YOUR ASSIGNMENT: Every line in the data below that includes "What" belongs in the answer, copied as it stands.

EXERCISE INPUTS:
BEGIN

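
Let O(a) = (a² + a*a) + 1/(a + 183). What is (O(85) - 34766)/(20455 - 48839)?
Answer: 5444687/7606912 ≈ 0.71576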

END
BEGIN

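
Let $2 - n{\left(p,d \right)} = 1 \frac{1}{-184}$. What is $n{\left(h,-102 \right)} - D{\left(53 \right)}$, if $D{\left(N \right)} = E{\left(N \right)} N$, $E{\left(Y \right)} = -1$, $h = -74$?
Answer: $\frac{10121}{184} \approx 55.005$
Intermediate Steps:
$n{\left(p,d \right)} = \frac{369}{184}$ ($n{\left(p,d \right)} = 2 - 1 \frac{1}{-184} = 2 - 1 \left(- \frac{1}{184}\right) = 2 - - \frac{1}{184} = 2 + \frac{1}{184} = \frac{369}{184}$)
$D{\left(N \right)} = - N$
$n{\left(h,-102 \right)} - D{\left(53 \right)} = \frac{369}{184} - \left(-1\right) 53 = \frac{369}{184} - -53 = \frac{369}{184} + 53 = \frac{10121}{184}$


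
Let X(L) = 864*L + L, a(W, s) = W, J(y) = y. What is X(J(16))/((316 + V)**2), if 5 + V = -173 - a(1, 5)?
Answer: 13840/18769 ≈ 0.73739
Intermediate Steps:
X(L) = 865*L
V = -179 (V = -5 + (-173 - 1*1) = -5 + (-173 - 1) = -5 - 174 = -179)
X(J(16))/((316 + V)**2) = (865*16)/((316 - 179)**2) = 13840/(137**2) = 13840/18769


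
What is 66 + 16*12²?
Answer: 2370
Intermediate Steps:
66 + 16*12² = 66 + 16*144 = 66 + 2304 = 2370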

END

SOLUTION TO THE EXERCISE:
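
Let O(a) = (a² + a*a) + 1/(a + 183). What is (O(85) - 34766)/(20455 - 48839)?
Let $2 - n{\left(p,d \right)} = 1 \frac{1}{-184}$. What is $n{\left(h,-102 \right)} - D{\left(53 \right)}$, if $D{\left(N \right)} = E{\left(N \right)} N$, $E{\left(Y \right)} = -1$, $h = -74$?
Let X(L) = 864*L + L, a(W, s) = W, J(y) = y. What is X(J(16))/((316 + V)**2), if 5 + V = -173 - a(1, 5)?
What is 66 + 16*12²?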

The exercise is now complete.